* Task to carry out:
Make your reply a word-for-word repeat of the records.

* Saved data entries:
^^^^

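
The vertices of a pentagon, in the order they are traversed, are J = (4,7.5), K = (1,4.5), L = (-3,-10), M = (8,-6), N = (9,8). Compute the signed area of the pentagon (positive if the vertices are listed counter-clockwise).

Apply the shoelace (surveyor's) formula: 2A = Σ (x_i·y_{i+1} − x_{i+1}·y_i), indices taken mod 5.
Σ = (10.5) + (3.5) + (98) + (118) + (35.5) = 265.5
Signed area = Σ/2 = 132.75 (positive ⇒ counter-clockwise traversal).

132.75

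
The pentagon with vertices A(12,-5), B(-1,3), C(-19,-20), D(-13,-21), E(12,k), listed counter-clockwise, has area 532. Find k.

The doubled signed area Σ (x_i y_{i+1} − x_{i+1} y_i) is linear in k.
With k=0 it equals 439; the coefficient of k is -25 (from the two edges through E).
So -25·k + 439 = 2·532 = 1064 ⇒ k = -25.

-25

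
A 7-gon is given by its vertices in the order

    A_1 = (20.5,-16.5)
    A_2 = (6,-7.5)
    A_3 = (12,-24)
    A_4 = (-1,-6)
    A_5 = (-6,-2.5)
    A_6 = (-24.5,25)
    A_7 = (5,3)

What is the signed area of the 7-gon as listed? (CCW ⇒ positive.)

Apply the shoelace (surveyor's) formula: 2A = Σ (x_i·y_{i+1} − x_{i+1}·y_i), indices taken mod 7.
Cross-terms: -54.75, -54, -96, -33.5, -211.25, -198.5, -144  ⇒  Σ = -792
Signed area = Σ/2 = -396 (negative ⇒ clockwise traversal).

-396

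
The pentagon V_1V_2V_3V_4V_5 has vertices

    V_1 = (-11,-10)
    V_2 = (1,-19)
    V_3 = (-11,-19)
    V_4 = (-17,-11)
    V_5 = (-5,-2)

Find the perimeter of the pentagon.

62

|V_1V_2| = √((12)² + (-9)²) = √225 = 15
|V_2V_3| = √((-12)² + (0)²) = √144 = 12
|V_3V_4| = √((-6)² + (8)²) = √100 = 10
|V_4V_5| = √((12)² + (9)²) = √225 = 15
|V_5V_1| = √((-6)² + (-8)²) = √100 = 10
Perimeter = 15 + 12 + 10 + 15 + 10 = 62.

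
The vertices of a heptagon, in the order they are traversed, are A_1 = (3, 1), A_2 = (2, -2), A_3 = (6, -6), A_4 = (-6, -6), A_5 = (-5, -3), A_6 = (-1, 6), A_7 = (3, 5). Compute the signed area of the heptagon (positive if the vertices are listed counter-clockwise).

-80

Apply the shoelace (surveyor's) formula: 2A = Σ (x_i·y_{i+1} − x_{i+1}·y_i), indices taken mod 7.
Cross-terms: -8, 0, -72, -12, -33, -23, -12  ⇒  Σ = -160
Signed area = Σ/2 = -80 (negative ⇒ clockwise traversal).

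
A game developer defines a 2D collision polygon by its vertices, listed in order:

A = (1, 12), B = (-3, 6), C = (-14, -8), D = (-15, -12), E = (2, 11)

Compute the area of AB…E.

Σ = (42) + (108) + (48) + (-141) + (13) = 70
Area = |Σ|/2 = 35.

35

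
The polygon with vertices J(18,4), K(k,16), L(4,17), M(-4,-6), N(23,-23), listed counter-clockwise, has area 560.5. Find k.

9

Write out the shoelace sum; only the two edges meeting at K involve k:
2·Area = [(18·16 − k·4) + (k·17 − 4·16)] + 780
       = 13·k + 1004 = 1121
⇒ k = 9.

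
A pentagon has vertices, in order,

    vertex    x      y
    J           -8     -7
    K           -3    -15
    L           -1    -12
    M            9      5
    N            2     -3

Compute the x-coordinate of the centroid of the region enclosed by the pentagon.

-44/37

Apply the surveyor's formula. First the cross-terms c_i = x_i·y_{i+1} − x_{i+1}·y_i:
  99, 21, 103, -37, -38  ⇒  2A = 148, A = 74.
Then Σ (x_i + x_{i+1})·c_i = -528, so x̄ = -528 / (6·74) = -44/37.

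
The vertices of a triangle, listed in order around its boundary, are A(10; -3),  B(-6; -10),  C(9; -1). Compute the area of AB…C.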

^^^^

* Task answer:
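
The vertices of a pentagon, in the order they are traversed, are J = (4,7.5), K = (1,4.5), L = (-3,-10), M = (8,-6), N = (9,8). Compute the signed area of the pentagon (positive if the vertices are listed counter-clockwise).

Apply the shoelace (surveyor's) formula: 2A = Σ (x_i·y_{i+1} − x_{i+1}·y_i), indices taken mod 5.
Σ = (10.5) + (3.5) + (98) + (118) + (35.5) = 265.5
Signed area = Σ/2 = 132.75 (positive ⇒ counter-clockwise traversal).

132.75

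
The pentagon with vertices A(12,-5), B(-1,3), C(-19,-20), D(-13,-21), E(12,k), listed counter-clockwise, has area 532. Find k.

The doubled signed area Σ (x_i y_{i+1} − x_{i+1} y_i) is linear in k.
With k=0 it equals 439; the coefficient of k is -25 (from the two edges through E).
So -25·k + 439 = 2·532 = 1064 ⇒ k = -25.

-25

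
A 7-gon is given by its vertices in the order

    A_1 = (20.5,-16.5)
    A_2 = (6,-7.5)
    A_3 = (12,-24)
    A_4 = (-1,-6)
    A_5 = (-6,-2.5)
    A_6 = (-24.5,25)
    A_7 = (5,3)

What is the signed area of the 7-gon as listed? (CCW ⇒ positive.)

Apply the shoelace (surveyor's) formula: 2A = Σ (x_i·y_{i+1} − x_{i+1}·y_i), indices taken mod 7.
Cross-terms: -54.75, -54, -96, -33.5, -211.25, -198.5, -144  ⇒  Σ = -792
Signed area = Σ/2 = -396 (negative ⇒ clockwise traversal).

-396

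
The pentagon V_1V_2V_3V_4V_5 has vertices

    V_1 = (-11,-10)
    V_2 = (1,-19)
    V_3 = (-11,-19)
    V_4 = (-17,-11)
    V_5 = (-5,-2)

Find the perimeter of the pentagon.

62

|V_1V_2| = √((12)² + (-9)²) = √225 = 15
|V_2V_3| = √((-12)² + (0)²) = √144 = 12
|V_3V_4| = √((-6)² + (8)²) = √100 = 10
|V_4V_5| = √((12)² + (9)²) = √225 = 15
|V_5V_1| = √((-6)² + (-8)²) = √100 = 10
Perimeter = 15 + 12 + 10 + 15 + 10 = 62.

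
The vertices of a heptagon, in the order they are traversed, are A_1 = (3, 1), A_2 = (2, -2), A_3 = (6, -6), A_4 = (-6, -6), A_5 = (-5, -3), A_6 = (-1, 6), A_7 = (3, 5). Compute the signed area of the heptagon (positive if the vertices are listed counter-clockwise).

-80

Apply the shoelace (surveyor's) formula: 2A = Σ (x_i·y_{i+1} − x_{i+1}·y_i), indices taken mod 7.
Cross-terms: -8, 0, -72, -12, -33, -23, -12  ⇒  Σ = -160
Signed area = Σ/2 = -80 (negative ⇒ clockwise traversal).

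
A game developer defines a 2D collision polygon by its vertices, listed in order:

A = (1, 12), B = (-3, 6), C = (-14, -8), D = (-15, -12), E = (2, 11)

Compute the area of AB…E.

Σ = (42) + (108) + (48) + (-141) + (13) = 70
Area = |Σ|/2 = 35.

35

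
The polygon with vertices J(18,4), K(k,16), L(4,17), M(-4,-6), N(23,-23), listed counter-clockwise, has area 560.5. Find k.

9

Write out the shoelace sum; only the two edges meeting at K involve k:
2·Area = [(18·16 − k·4) + (k·17 − 4·16)] + 780
       = 13·k + 1004 = 1121
⇒ k = 9.

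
A pentagon has vertices, in order,

    vertex    x      y
    J           -8     -7
    K           -3    -15
    L           -1    -12
    M            9      5
    N            2     -3

Compute the x-coordinate of the centroid of the region enclosed by the pentagon.

-44/37

Apply the surveyor's formula. First the cross-terms c_i = x_i·y_{i+1} − x_{i+1}·y_i:
  99, 21, 103, -37, -38  ⇒  2A = 148, A = 74.
Then Σ (x_i + x_{i+1})·c_i = -528, so x̄ = -528 / (6·74) = -44/37.

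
The vertices of a triangle, listed in order around its boundary, are A(10; -3),  B(-6; -10),  C(9; -1). Compute the area of AB…C.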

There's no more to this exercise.